The data —
▼▼▼
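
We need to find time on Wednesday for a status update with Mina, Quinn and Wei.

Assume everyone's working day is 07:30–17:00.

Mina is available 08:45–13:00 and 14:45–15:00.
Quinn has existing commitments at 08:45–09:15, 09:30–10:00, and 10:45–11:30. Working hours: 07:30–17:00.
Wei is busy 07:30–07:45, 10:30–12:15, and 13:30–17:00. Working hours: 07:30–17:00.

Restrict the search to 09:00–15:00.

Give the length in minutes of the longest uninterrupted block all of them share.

45 minutes

Quinn free within 07:30–17:00: 07:30–08:45, 09:15–09:30, 10:00–10:45, 11:30–17:00.
Wei free within 07:30–17:00: 07:45–10:30, 12:15–13:30.
Mina ∩ Quinn: 09:15–09:30, 10:00–10:45, 11:30–13:00, 14:45–15:00.
Mina ∩ Quinn ∩ Wei: 09:15–09:30, 10:00–10:30, 12:15–13:00.
Restricted to 09:00–15:00: 09:15–09:30, 10:00–10:30, 12:15–13:00.
Common window lengths: 15, 30, 45 min; longest is 45.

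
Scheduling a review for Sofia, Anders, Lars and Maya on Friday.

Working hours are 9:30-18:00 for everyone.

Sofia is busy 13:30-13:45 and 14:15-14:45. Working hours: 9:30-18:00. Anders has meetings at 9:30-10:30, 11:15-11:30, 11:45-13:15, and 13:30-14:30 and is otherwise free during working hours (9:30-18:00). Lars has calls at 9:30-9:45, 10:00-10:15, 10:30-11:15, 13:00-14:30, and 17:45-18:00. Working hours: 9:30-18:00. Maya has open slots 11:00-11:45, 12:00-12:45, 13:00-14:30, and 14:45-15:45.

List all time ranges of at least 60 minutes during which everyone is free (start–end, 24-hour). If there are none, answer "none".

Sofia free within 09:30–18:00: 09:30–13:30, 13:45–14:15, 14:45–18:00.
Anders free within 09:30–18:00: 10:30–11:15, 11:30–11:45, 13:15–13:30, 14:30–18:00.
Lars free within 09:30–18:00: 09:45–10:00, 10:15–10:30, 11:15–13:00, 14:30–17:45.
Sofia ∩ Anders: 10:30–11:15, 11:30–11:45, 13:15–13:30, 14:45–18:00.
Sofia ∩ Anders ∩ Lars: 11:30–11:45, 14:45–17:45.
Sofia ∩ Anders ∩ Lars ∩ Maya: 11:30–11:45, 14:45–15:45.
Windows ≥ 60 min: 14:45–15:45.

14:45–15:45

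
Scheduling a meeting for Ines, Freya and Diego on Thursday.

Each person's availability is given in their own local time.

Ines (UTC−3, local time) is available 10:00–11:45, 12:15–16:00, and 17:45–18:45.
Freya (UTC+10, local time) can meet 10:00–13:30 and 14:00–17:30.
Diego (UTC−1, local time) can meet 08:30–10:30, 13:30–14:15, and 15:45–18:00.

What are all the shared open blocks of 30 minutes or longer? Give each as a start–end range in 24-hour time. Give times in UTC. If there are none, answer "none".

none

Ines → UTC: 13:00–14:45, 15:15–19:00, 20:45–21:45.
Freya → UTC: 00:00–03:30, 04:00–07:30.
Diego → UTC: 09:30–11:30, 14:30–15:15, 16:45–19:00.
Ines ∩ Freya: (none).
Ines ∩ Freya ∩ Diego: (none).
Windows ≥ 30 min: (none).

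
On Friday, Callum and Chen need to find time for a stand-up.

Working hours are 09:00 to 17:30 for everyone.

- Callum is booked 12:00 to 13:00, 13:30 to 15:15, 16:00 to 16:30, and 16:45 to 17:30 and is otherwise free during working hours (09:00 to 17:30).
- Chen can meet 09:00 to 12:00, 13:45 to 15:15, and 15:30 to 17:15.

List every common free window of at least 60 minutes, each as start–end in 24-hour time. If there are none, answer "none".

Callum free within 09:00–17:30: 09:00–12:00, 13:00–13:30, 15:15–16:00, 16:30–16:45.
Callum ∩ Chen: 09:00–12:00, 15:30–16:00, 16:30–16:45.
Windows ≥ 60 min: 09:00–12:00.

09:00–12:00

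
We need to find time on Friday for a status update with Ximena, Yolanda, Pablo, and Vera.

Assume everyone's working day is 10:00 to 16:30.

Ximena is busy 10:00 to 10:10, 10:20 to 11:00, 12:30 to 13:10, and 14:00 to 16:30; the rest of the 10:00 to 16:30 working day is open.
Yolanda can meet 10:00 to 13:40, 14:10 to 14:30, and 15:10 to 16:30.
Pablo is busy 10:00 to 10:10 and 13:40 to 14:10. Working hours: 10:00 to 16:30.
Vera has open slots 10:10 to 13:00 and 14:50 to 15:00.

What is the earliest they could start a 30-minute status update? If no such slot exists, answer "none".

Ximena free within 10:00–16:30: 10:10–10:20, 11:00–12:30, 13:10–14:00.
Pablo free within 10:00–16:30: 10:10–13:40, 14:10–16:30.
Ximena ∩ Yolanda: 10:10–10:20, 11:00–12:30, 13:10–13:40.
Ximena ∩ Yolanda ∩ Pablo: 10:10–10:20, 11:00–12:30, 13:10–13:40.
Ximena ∩ Yolanda ∩ Pablo ∩ Vera: 10:10–10:20, 11:00–12:30.
Windows ≥ 30 min: 11:00–12:30.
Earliest such window starts at 11:00.

11:00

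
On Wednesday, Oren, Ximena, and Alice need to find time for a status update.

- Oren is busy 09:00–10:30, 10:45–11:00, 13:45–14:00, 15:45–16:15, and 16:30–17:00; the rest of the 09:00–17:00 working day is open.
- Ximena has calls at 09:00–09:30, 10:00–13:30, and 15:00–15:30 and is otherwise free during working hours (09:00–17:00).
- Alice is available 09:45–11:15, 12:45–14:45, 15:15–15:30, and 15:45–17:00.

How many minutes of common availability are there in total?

75 minutes

Oren free within 09:00–17:00: 10:30–10:45, 11:00–13:45, 14:00–15:45, 16:15–16:30.
Ximena free within 09:00–17:00: 09:30–10:00, 13:30–15:00, 15:30–17:00.
Oren ∩ Ximena: 13:30–13:45, 14:00–15:00, 15:30–15:45, 16:15–16:30.
Oren ∩ Ximena ∩ Alice: 13:30–13:45, 14:00–14:45, 16:15–16:30.
Total common minutes: 15 + 45 + 15 = 75.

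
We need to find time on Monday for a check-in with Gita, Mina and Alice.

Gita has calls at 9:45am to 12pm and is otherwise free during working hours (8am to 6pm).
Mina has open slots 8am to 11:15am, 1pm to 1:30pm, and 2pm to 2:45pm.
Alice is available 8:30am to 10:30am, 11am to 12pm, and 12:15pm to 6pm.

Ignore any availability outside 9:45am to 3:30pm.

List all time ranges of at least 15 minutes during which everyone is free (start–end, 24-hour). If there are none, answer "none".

13:00–13:30, 14:00–14:45

Gita free within 08:00–18:00: 08:00–09:45, 12:00–18:00.
Gita ∩ Mina: 08:00–09:45, 13:00–13:30, 14:00–14:45.
Gita ∩ Mina ∩ Alice: 08:30–09:45, 13:00–13:30, 14:00–14:45.
Restricted to 09:45–15:30: 13:00–13:30, 14:00–14:45.
Windows ≥ 15 min: 13:00–13:30, 14:00–14:45.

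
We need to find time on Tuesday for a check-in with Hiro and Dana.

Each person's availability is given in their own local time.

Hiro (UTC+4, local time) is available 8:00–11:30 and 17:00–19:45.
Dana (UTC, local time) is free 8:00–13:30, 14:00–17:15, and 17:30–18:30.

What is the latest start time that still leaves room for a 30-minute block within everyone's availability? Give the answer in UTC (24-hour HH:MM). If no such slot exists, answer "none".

Hiro → UTC: 04:00–07:30, 13:00–15:45.
Dana → UTC: 08:00–13:30, 14:00–17:15, 17:30–18:30.
Hiro ∩ Dana: 13:00–13:30, 14:00–15:45.
Windows ≥ 30 min: 13:00–13:30, 14:00–15:45.
Latest start in the last window 14:00–15:45 is 15:45 − 30 min = 15:15.

15:15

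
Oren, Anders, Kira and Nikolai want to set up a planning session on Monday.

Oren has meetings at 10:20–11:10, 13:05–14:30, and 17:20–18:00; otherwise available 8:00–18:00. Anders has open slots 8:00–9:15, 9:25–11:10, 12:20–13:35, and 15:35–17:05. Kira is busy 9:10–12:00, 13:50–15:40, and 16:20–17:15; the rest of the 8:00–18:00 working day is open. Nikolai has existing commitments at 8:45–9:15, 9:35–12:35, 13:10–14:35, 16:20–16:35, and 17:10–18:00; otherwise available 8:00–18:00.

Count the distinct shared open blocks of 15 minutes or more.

3

Oren free within 08:00–18:00: 08:00–10:20, 11:10–13:05, 14:30–17:20.
Kira free within 08:00–18:00: 08:00–09:10, 12:00–13:50, 15:40–16:20, 17:15–18:00.
Nikolai free within 08:00–18:00: 08:00–08:45, 09:15–09:35, 12:35–13:10, 14:35–16:20, 16:35–17:10.
Oren ∩ Anders: 08:00–09:15, 09:25–10:20, 12:20–13:05, 15:35–17:05.
Oren ∩ Anders ∩ Kira: 08:00–09:10, 12:20–13:05, 15:40–16:20.
Oren ∩ Anders ∩ Kira ∩ Nikolai: 08:00–08:45, 12:35–13:05, 15:40–16:20.
Windows ≥ 15 min: 08:00–08:45, 12:35–13:05, 15:40–16:20.
That's 3 windows.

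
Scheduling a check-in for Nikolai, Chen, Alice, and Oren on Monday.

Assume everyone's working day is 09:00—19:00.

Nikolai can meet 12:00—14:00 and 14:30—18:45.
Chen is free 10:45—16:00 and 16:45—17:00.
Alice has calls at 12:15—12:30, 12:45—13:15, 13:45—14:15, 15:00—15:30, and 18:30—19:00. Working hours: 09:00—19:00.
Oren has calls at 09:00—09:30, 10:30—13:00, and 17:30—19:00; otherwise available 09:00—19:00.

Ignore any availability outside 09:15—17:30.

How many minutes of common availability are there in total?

105 minutes

Alice free within 09:00–19:00: 09:00–12:15, 12:30–12:45, 13:15–13:45, 14:15–15:00, 15:30–18:30.
Oren free within 09:00–19:00: 09:30–10:30, 13:00–17:30.
Nikolai ∩ Chen: 12:00–14:00, 14:30–16:00, 16:45–17:00.
Nikolai ∩ Chen ∩ Alice: 12:00–12:15, 12:30–12:45, 13:15–13:45, 14:30–15:00, 15:30–16:00, 16:45–17:00.
Nikolai ∩ Chen ∩ Alice ∩ Oren: 13:15–13:45, 14:30–15:00, 15:30–16:00, 16:45–17:00.
Restricted to 09:15–17:30: 13:15–13:45, 14:30–15:00, 15:30–16:00, 16:45–17:00.
Total common minutes: 30 + 30 + 30 + 15 = 105.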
▲▲▲
Exercise details —
Would you print, exactly as written, every line above from the one holding "On Friday, Callum" through the one holding "- Chen can meet", with both included and no other lines?

Solution to this problem —
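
On Friday, Callum and Chen need to find time for a stand-up.

Working hours are 09:00 to 17:30 for everyone.

- Callum is booked 12:00 to 13:00, 13:30 to 15:15, 16:00 to 16:30, and 16:45 to 17:30 and is otherwise free during working hours (09:00 to 17:30).
- Chen can meet 09:00 to 12:00, 13:45 to 15:15, and 15:30 to 17:15.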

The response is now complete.